Records Block Start

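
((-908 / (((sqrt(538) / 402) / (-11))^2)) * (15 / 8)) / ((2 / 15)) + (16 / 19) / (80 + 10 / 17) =-3249600949052957 / 7002070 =-464091468.53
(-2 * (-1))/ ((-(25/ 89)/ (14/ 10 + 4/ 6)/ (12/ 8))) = -22.07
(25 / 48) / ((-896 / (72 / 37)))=-75 / 66304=-0.00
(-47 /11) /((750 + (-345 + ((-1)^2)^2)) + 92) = -47 /5478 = -0.01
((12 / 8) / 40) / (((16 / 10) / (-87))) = -261 / 128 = -2.04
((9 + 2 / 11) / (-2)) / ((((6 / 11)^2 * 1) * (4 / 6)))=-1111 / 48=-23.15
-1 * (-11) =11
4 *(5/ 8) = 5/ 2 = 2.50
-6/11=-0.55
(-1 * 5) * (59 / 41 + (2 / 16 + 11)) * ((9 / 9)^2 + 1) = -20605 / 164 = -125.64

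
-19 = -19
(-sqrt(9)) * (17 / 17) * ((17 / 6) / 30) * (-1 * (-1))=-17 / 60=-0.28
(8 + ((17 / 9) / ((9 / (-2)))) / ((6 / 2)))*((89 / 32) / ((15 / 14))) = 118993 / 5832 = 20.40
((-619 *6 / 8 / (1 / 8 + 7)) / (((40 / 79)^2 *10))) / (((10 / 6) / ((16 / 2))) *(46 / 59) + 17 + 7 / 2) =-683782683 / 555902000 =-1.23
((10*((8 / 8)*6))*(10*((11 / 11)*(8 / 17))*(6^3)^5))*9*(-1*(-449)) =9120084108823756800 / 17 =536475535813162164.71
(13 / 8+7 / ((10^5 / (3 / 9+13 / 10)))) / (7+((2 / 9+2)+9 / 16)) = 14626029 / 88062500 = 0.17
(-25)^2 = 625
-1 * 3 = -3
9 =9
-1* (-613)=613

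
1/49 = 0.02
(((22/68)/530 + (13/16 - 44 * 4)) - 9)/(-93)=4425397/2234480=1.98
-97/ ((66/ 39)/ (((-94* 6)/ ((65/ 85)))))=465018/ 11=42274.36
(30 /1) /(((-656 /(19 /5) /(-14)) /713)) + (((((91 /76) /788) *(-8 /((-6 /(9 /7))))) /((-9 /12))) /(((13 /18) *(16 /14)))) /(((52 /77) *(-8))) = 442971492747 /255362432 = 1734.68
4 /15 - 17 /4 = -3.98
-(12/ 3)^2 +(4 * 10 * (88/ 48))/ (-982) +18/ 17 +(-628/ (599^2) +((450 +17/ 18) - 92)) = 18540550845407/ 53908415046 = 343.93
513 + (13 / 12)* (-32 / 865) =1331131 / 2595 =512.96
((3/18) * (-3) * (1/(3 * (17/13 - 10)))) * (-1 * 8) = -52/339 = -0.15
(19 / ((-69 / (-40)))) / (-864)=-95 / 7452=-0.01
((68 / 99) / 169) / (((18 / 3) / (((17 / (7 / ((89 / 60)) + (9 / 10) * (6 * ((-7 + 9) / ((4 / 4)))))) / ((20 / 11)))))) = 25721 / 63024156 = 0.00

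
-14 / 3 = -4.67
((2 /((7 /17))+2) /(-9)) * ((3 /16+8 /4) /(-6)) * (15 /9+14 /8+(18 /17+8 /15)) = 1703 /1224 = 1.39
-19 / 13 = -1.46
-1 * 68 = -68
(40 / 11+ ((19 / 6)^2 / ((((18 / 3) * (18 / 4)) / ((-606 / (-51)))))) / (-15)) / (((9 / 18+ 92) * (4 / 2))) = 4556129 / 252197550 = 0.02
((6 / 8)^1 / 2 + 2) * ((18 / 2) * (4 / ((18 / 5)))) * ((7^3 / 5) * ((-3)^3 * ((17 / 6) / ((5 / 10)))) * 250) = -124637625 / 2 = -62318812.50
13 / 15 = 0.87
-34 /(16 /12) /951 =-17 /634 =-0.03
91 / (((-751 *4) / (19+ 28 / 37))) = -0.60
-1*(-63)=63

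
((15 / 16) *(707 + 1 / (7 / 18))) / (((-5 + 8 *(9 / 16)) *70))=-14901 / 784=-19.01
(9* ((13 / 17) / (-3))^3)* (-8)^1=17576 / 14739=1.19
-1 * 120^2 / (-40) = 360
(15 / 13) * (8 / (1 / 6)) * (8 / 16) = 360 / 13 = 27.69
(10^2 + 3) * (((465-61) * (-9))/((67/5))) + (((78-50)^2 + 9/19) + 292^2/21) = -617631053/26733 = -23103.69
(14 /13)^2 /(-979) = -196 /165451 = -0.00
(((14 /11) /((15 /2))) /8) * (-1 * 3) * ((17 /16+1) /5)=-21 /800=-0.03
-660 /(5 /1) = -132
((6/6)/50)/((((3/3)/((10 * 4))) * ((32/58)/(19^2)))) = 10469/20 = 523.45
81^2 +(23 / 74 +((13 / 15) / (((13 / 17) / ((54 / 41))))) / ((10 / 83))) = 498615151 / 75850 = 6573.70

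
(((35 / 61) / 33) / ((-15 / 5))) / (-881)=35 / 5320359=0.00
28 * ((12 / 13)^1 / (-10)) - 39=-41.58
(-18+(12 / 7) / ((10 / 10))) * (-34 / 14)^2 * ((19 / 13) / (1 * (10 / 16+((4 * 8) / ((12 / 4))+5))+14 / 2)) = -15023376 / 2492581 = -6.03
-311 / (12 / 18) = -933 / 2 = -466.50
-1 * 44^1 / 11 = -4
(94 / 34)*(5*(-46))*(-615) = 6648150 / 17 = 391067.65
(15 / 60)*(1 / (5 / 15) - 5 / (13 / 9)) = -0.12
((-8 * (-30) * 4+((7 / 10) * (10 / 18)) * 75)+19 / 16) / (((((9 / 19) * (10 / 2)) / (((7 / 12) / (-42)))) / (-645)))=38837729 / 10368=3745.92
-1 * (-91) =91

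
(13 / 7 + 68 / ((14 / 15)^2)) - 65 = 731 / 49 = 14.92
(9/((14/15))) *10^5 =6750000/7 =964285.71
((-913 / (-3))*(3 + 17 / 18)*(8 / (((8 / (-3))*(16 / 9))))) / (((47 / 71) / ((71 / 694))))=-326772743 / 1043776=-313.07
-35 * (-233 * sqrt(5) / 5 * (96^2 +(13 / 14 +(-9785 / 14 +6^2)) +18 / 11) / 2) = 76748336 * sqrt(5) / 11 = 15601317.86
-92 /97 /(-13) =92 /1261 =0.07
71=71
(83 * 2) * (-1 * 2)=-332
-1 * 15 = -15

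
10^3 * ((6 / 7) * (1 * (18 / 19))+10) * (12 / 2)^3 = 310608000 / 133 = 2335398.50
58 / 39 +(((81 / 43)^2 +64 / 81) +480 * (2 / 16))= 128162455 / 1946997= 65.83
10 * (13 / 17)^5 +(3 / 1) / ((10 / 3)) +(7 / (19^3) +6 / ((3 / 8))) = 1900626317237 / 97387991630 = 19.52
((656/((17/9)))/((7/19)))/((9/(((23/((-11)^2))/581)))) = 286672/8365819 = 0.03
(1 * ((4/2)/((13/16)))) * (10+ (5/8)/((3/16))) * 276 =117760/13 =9058.46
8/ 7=1.14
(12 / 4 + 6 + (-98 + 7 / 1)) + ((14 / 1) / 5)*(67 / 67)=-396 / 5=-79.20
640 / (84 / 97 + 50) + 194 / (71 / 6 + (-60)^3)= 40222764572 / 3197056843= 12.58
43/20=2.15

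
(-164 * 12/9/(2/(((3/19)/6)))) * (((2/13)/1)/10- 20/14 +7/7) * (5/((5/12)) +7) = 30832/1365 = 22.59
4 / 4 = 1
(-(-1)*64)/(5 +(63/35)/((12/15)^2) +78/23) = 23552/4123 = 5.71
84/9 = 28/3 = 9.33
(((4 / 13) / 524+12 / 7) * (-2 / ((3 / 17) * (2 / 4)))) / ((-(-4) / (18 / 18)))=-347531 / 35763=-9.72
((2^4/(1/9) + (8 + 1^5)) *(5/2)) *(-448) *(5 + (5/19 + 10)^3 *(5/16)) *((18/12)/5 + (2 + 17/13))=-18898042995405/89167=-211939876.81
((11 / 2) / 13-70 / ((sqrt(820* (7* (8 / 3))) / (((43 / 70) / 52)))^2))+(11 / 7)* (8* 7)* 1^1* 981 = 750344000800853 / 8691737600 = 86328.42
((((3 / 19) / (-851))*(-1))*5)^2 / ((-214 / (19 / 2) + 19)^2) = 225 / 3250938289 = 0.00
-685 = -685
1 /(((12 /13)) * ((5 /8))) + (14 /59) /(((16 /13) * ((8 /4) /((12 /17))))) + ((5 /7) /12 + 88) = 3154567 /35105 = 89.86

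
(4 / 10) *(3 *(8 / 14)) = 0.69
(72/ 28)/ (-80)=-0.03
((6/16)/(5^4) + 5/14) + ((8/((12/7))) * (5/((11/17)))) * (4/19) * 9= 502416889/7315000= 68.68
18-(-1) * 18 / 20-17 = 19 / 10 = 1.90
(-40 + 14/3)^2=11236/9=1248.44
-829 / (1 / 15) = -12435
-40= -40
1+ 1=2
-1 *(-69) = 69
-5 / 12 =-0.42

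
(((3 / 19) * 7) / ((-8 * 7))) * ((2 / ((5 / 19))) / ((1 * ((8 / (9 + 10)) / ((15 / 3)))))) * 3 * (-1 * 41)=219.09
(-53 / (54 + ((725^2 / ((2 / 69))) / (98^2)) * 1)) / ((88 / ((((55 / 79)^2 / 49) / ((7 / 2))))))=-204050 / 232822733037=-0.00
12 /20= 3 /5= 0.60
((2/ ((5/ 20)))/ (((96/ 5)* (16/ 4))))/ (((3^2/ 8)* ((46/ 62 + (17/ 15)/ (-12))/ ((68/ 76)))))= 26350/ 205941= 0.13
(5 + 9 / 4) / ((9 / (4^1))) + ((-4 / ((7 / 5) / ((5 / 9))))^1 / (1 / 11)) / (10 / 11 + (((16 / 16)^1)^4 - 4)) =11.57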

Records Block End

[Your instructions] Nothing beyond the line that contains "(25 / 48) / ((-896" belongs in the answer; reproduce the entries exactly from their first line through it.

[Written response]
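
((-908 / (((sqrt(538) / 402) / (-11))^2)) * (15 / 8)) / ((2 / 15)) + (16 / 19) / (80 + 10 / 17) =-3249600949052957 / 7002070 =-464091468.53
(-2 * (-1))/ ((-(25/ 89)/ (14/ 10 + 4/ 6)/ (12/ 8))) = -22.07
(25 / 48) / ((-896 / (72 / 37)))=-75 / 66304=-0.00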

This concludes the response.